START SUPPLIED DATA

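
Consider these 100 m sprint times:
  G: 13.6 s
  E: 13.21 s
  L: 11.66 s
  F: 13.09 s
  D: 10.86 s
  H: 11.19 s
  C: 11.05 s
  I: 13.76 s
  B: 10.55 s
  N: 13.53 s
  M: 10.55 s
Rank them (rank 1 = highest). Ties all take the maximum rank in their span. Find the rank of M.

11

Sorted (descending): 13.76, 13.6, 13.53, 13.21, 13.09, 11.66, 11.19, 11.05, 10.86, 10.55, 10.55
The 2 values of 10.55 occupy positions 10–11 → each gets rank 11.
M has value 10.55 s → rank 11.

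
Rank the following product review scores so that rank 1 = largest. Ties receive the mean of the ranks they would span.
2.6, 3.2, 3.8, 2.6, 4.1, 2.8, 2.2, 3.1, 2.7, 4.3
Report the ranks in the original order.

Sorted (descending): 4.3, 4.1, 3.8, 3.2, 3.1, 2.8, 2.7, 2.6, 2.6, 2.2
The 2 values of 2.6 occupy positions 8–9 → average rank (8+9)/2 = 8.5.

8.5, 4, 3, 8.5, 2, 6, 10, 5, 7, 1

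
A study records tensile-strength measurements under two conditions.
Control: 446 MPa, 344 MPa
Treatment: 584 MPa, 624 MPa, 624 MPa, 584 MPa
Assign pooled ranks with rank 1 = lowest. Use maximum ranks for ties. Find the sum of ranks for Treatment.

Sorted (ascending): 344, 446, 584, 584, 624, 624
The 2 values of 584 occupy positions 3–4 → each gets rank 4.
The 2 values of 624 occupy positions 5–6 → each gets rank 6.
Treatment values → pooled ranks: 584→4, 624→6, 624→6, 584→4
Rank sum = 4 + 6 + 6 + 4 = 20

20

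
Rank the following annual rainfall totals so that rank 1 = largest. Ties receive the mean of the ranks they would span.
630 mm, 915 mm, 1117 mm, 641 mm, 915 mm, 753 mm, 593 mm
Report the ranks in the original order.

6, 2.5, 1, 5, 2.5, 4, 7

Sorted (descending): 1117, 915, 915, 753, 641, 630, 593
The 2 values of 915 occupy positions 2–3 → average rank (2+3)/2 = 2.5.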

END SUPPLIED DATA

## TASK BRIEF
Write out the data a second time, exactly the same.

## ANSWER SECTION
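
Consider these 100 m sprint times:
  G: 13.6 s
  E: 13.21 s
  L: 11.66 s
  F: 13.09 s
  D: 10.86 s
  H: 11.19 s
  C: 11.05 s
  I: 13.76 s
  B: 10.55 s
  N: 13.53 s
  M: 10.55 s
Rank them (rank 1 = highest). Ties all take the maximum rank in their span. Find the rank of M.

11

Sorted (descending): 13.76, 13.6, 13.53, 13.21, 13.09, 11.66, 11.19, 11.05, 10.86, 10.55, 10.55
The 2 values of 10.55 occupy positions 10–11 → each gets rank 11.
M has value 10.55 s → rank 11.

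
Rank the following product review scores so that rank 1 = largest. Ties receive the mean of the ranks they would span.
2.6, 3.2, 3.8, 2.6, 4.1, 2.8, 2.2, 3.1, 2.7, 4.3
Report the ranks in the original order.

Sorted (descending): 4.3, 4.1, 3.8, 3.2, 3.1, 2.8, 2.7, 2.6, 2.6, 2.2
The 2 values of 2.6 occupy positions 8–9 → average rank (8+9)/2 = 8.5.

8.5, 4, 3, 8.5, 2, 6, 10, 5, 7, 1

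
A study records tensile-strength measurements under two conditions.
Control: 446 MPa, 344 MPa
Treatment: 584 MPa, 624 MPa, 624 MPa, 584 MPa
Assign pooled ranks with rank 1 = lowest. Use maximum ranks for ties. Find the sum of ranks for Treatment.

Sorted (ascending): 344, 446, 584, 584, 624, 624
The 2 values of 584 occupy positions 3–4 → each gets rank 4.
The 2 values of 624 occupy positions 5–6 → each gets rank 6.
Treatment values → pooled ranks: 584→4, 624→6, 624→6, 584→4
Rank sum = 4 + 6 + 6 + 4 = 20

20

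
Rank the following annual rainfall totals so that rank 1 = largest. Ties receive the mean of the ranks they would span.
630 mm, 915 mm, 1117 mm, 641 mm, 915 mm, 753 mm, 593 mm
Report the ranks in the original order.

6, 2.5, 1, 5, 2.5, 4, 7

Sorted (descending): 1117, 915, 915, 753, 641, 630, 593
The 2 values of 915 occupy positions 2–3 → average rank (2+3)/2 = 2.5.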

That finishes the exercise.